**Try it:** Print the line containing "N#CC=1C=CC=C(C=1)C" and every later line of the records. Keep each one exactly as given, ending with the last.

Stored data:

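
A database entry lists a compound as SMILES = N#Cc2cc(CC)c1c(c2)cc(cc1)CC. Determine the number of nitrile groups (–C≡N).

1

The nitrile motif appears at heavy-atom position 2 in the SMILES.
Nitrile count: 1.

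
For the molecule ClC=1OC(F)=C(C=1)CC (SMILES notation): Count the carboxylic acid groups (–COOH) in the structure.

Scan the SMILES for the carboxylic acid motif — none present.

0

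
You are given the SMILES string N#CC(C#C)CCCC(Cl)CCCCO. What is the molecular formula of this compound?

C12H18ClNO

Walk through each heavy atom and fill implicit hydrogens from standard valence (C 4, N 3, O 2, S 2, halogen 1):
  atom 1: N, bond orders sum to 3 (valence 3) → 0 H
  atom 2: C, bond orders sum to 4 (valence 4) → 0 H
  atom 3: C, bond orders sum to 3 (valence 4) → 1 H
  atom 4: C, bond orders sum to 4 (valence 4) → 0 H
  atom 5: C, bond orders sum to 3 (valence 4) → 1 H
  atom 6: C, bond orders sum to 2 (valence 4) → 2 H
  atom 7: C, bond orders sum to 2 (valence 4) → 2 H
  atom 8: C, bond orders sum to 2 (valence 4) → 2 H
  atom 9: C, bond orders sum to 3 (valence 4) → 1 H
  atom 10: Cl (halogen, monovalent) → 0 H
  atom 11: C, bond orders sum to 2 (valence 4) → 2 H
  atom 12: C, bond orders sum to 2 (valence 4) → 2 H
  atom 13: C, bond orders sum to 2 (valence 4) → 2 H
  atom 14: C, bond orders sum to 2 (valence 4) → 2 H
  atom 15: O, bond orders sum to 1 (valence 2) → 1 H
Totals → C:12, H:18, Cl:1, N:1, O:1.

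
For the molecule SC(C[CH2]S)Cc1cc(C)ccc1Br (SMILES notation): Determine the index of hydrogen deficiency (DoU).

Molecular formula: C11H15BrS2.
DoU = (2C + 2 + N − H − X) / 2, where X is the halogen count and O/S are ignored.
    = (2·11 + 2 + 0 − 15 − 1) / 2 = 8 / 2 = 4.

4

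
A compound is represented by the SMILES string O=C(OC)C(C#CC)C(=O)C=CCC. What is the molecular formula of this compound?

Walk through each heavy atom and fill implicit hydrogens from standard valence (C 4, N 3, O 2, S 2, halogen 1):
  atom 1: O, bond orders sum to 2 (valence 2) → 0 H
  atom 2: C, bond orders sum to 4 (valence 4) → 0 H
  atom 3: O, bond orders sum to 2 (valence 2) → 0 H
  atom 4: C, bond orders sum to 1 (valence 4) → 3 H
  atom 5: C, bond orders sum to 3 (valence 4) → 1 H
  atom 6: C, bond orders sum to 4 (valence 4) → 0 H
  atom 7: C, bond orders sum to 4 (valence 4) → 0 H
  atom 8: C, bond orders sum to 1 (valence 4) → 3 H
  atom 9: C, bond orders sum to 4 (valence 4) → 0 H
  atom 10: O, bond orders sum to 2 (valence 2) → 0 H
  atom 11: C, bond orders sum to 3 (valence 4) → 1 H
  atom 12: C, bond orders sum to 3 (valence 4) → 1 H
  atom 13: C, bond orders sum to 2 (valence 4) → 2 H
  atom 14: C, bond orders sum to 1 (valence 4) → 3 H
Totals → C:11, H:14, O:3.

C11H14O3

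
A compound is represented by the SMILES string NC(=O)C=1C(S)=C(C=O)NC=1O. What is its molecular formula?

Walk through each heavy atom and fill implicit hydrogens from standard valence (C 4, N 3, O 2, S 2, halogen 1):
  atom 1: N, bond orders sum to 1 (valence 3) → 2 H
  atom 2: C, bond orders sum to 4 (valence 4) → 0 H
  atom 3: O, bond orders sum to 2 (valence 2) → 0 H
  atom 4: C, bond orders sum to 4 (valence 4) → 0 H
  atom 5: C, bond orders sum to 4 (valence 4) → 0 H
  atom 6: S, bond orders sum to 1 (valence 2) → 1 H
  atom 7: C, bond orders sum to 4 (valence 4) → 0 H
  atom 8: C, bond orders sum to 3 (valence 4) → 1 H
  atom 9: O, bond orders sum to 2 (valence 2) → 0 H
  atom 10: N, bond orders sum to 2 (valence 3) → 1 H
  atom 11: C, bond orders sum to 4 (valence 4) → 0 H
  atom 12: O, bond orders sum to 1 (valence 2) → 1 H
Totals → C:6, H:6, N:2, O:3, S:1.

C6H6N2O3S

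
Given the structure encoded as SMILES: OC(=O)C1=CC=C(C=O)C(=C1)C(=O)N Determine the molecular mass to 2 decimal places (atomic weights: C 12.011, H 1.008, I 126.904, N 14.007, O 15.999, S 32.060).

First, the molecular formula is C9H7NO4 (counting implicit H from valence).
  C: 9 × 12.011 = 108.099
  H: 7 × 1.008 = 7.056
  N: 1 × 14.007 = 14.007
  O: 4 × 15.999 = 63.996
Sum: 9×12.011 + 7×1.008 + 1×14.007 + 4×15.999 = 193.158 → 193.16 g/mol.

193.16 g/mol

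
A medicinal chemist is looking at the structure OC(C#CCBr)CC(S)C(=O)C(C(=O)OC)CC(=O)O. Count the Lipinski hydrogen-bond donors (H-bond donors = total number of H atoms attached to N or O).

Donors: find every N or O and count the H atoms it carries.
  atom 1 (O): bond orders sum to 1 → 1 H
  atom 11 (O): bond orders sum to 2 → 0 H
  atom 14 (O): bond orders sum to 2 → 0 H
  atom 15 (O): bond orders sum to 2 → 0 H
  atom 19 (O): bond orders sum to 2 → 0 H
  atom 20 (O): bond orders sum to 1 → 1 H
Lipinski HBD = 2.

2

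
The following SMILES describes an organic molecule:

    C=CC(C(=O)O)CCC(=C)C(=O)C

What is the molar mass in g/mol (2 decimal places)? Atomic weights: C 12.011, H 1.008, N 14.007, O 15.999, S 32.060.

182.22 g/mol

First, the molecular formula is C10H14O3 (counting implicit H from valence).
  C: 10 × 12.011 = 120.110
  H: 14 × 1.008 = 14.112
  O: 3 × 15.999 = 47.997
Sum: 10×12.011 + 14×1.008 + 3×15.999 = 182.219 → 182.22 g/mol.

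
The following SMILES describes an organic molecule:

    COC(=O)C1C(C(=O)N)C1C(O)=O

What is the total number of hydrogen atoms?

9

Walk through each heavy atom and fill implicit hydrogens from standard valence (C 4, N 3, O 2, S 2, halogen 1):
  atom 1: C, bond orders sum to 1 (valence 4) → 3 H
  atom 2: O, bond orders sum to 2 (valence 2) → 0 H
  atom 3: C, bond orders sum to 4 (valence 4) → 0 H
  atom 4: O, bond orders sum to 2 (valence 2) → 0 H
  atom 5: C, bond orders sum to 3 (valence 4) → 1 H
  atom 6: C, bond orders sum to 3 (valence 4) → 1 H
  atom 7: C, bond orders sum to 4 (valence 4) → 0 H
  atom 8: O, bond orders sum to 2 (valence 2) → 0 H
  atom 9: N, bond orders sum to 1 (valence 3) → 2 H
  atom 10: C, bond orders sum to 3 (valence 4) → 1 H
  atom 11: C, bond orders sum to 4 (valence 4) → 0 H
  atom 12: O, bond orders sum to 1 (valence 2) → 1 H
  atom 13: O, bond orders sum to 2 (valence 2) → 0 H
Total hydrogens: 9.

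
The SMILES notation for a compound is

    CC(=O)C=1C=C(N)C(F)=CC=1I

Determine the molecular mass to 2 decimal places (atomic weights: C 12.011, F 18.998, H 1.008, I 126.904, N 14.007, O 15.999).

279.05 g/mol

First, the molecular formula is C8H7FINO (counting implicit H from valence).
  C: 8 × 12.011 = 96.088
  F: 1 × 18.998 = 18.998
  H: 7 × 1.008 = 7.056
  I: 1 × 126.904 = 126.904
  N: 1 × 14.007 = 14.007
  O: 1 × 15.999 = 15.999
Sum: 8×12.011 + 1×18.998 + 7×1.008 + 1×126.904 + 1×14.007 + 1×15.999 = 279.052 → 279.05 g/mol.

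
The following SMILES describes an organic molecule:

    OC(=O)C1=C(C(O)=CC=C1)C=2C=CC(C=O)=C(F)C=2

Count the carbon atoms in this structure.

14

Count every carbon token in the SMILES (each C, including those in ring-closure positions and inside branches).
Carbon count: 14.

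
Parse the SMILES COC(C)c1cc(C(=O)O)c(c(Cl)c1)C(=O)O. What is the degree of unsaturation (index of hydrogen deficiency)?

Molecular formula: C11H11ClO5.
DoU = (2C + 2 + N − H − X) / 2, where X is the halogen count and O/S are ignored.
    = (2·11 + 2 + 0 − 11 − 1) / 2 = 12 / 2 = 6.

6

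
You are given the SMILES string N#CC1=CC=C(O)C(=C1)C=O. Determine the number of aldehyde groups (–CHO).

1

The aldehyde motif appears at heavy-atom position 10 in the SMILES.
Other groups present: 1 hydroxyl, 1 nitrile.
Aldehyde count: 1.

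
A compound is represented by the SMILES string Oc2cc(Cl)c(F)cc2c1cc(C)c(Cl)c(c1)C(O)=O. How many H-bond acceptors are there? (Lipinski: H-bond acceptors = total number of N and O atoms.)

N atoms: 0; O atoms: 3.
Lipinski HBA = 0 + 3 = 3.

3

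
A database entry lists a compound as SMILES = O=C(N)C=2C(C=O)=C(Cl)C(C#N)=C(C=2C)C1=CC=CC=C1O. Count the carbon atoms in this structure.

16

Count every carbon token in the SMILES (each C, including those in ring-closure positions and inside branches).
Carbon count: 16.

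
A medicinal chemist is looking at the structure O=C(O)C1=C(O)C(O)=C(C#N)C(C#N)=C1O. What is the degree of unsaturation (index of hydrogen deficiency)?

9

Degree of unsaturation = (number of rings) + (number of π bonds).
Ring closures in the SMILES: 1.
π bonds: 4 double bonds (each 1 DoU), 2 triple bonds (each 2 DoU) → 8 DoU from unsaturation.
Total DoU = 1 + 8 = 9.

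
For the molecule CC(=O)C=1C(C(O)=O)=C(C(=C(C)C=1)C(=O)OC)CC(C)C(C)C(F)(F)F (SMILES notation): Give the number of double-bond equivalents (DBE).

7

Degree of unsaturation = (number of rings) + (number of π bonds).
Ring closures in the SMILES: 1.
π bonds: 6 double bonds (each 1 DoU) → 6 DoU from unsaturation.
Total DoU = 1 + 6 = 7.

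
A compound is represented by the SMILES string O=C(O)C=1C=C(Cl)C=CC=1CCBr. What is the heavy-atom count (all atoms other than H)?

Every atom symbol written in the SMILES (organic subset) is one heavy atom; implicit H are not written.
Heavy atoms by element → Br:1, C:9, Cl:1, O:2.
Total: 13.

13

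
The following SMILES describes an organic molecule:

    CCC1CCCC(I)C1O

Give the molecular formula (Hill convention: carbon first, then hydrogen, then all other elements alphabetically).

C8H15IO

Walk through each heavy atom and fill implicit hydrogens from standard valence (C 4, N 3, O 2, S 2, halogen 1):
  atom 1: C, bond orders sum to 1 (valence 4) → 3 H
  atom 2: C, bond orders sum to 2 (valence 4) → 2 H
  atom 3: C, bond orders sum to 3 (valence 4) → 1 H
  atom 4: C, bond orders sum to 2 (valence 4) → 2 H
  atom 5: C, bond orders sum to 2 (valence 4) → 2 H
  atom 6: C, bond orders sum to 2 (valence 4) → 2 H
  atom 7: C, bond orders sum to 3 (valence 4) → 1 H
  atom 8: I (halogen, monovalent) → 0 H
  atom 9: C, bond orders sum to 3 (valence 4) → 1 H
  atom 10: O, bond orders sum to 1 (valence 2) → 1 H
Totals → C:8, H:15, I:1, O:1.
In Hill order: C8H15IO.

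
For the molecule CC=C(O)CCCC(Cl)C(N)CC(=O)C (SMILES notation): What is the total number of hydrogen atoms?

Walk through each heavy atom and fill implicit hydrogens from standard valence (C 4, N 3, O 2, S 2, halogen 1):
  atom 1: C, bond orders sum to 1 (valence 4) → 3 H
  atom 2: C, bond orders sum to 3 (valence 4) → 1 H
  atom 3: C, bond orders sum to 4 (valence 4) → 0 H
  atom 4: O, bond orders sum to 1 (valence 2) → 1 H
  atom 5: C, bond orders sum to 2 (valence 4) → 2 H
  atom 6: C, bond orders sum to 2 (valence 4) → 2 H
  atom 7: C, bond orders sum to 2 (valence 4) → 2 H
  atom 8: C, bond orders sum to 3 (valence 4) → 1 H
  atom 9: Cl (halogen, monovalent) → 0 H
  atom 10: C, bond orders sum to 3 (valence 4) → 1 H
  atom 11: N, bond orders sum to 1 (valence 3) → 2 H
  atom 12: C, bond orders sum to 2 (valence 4) → 2 H
  atom 13: C, bond orders sum to 4 (valence 4) → 0 H
  atom 14: O, bond orders sum to 2 (valence 2) → 0 H
  atom 15: C, bond orders sum to 1 (valence 4) → 3 H
Total hydrogens: 20.

20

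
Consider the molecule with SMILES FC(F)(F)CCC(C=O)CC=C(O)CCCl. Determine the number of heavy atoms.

16

Every atom symbol written in the SMILES (organic subset) is one heavy atom; implicit H are not written.
Heavy atoms by element → C:10, Cl:1, F:3, O:2.
Total: 16.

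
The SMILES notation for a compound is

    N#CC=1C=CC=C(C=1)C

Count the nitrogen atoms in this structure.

Scan the SMILES for N atoms (remember two-letter symbols like Cl and Br are single atoms).
Nitrogen count: 1.

1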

**Exercise response:**
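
    N#CC=1C=CC=C(C=1)C

Count the nitrogen atoms in this structure.

Scan the SMILES for N atoms (remember two-letter symbols like Cl and Br are single atoms).
Nitrogen count: 1.

1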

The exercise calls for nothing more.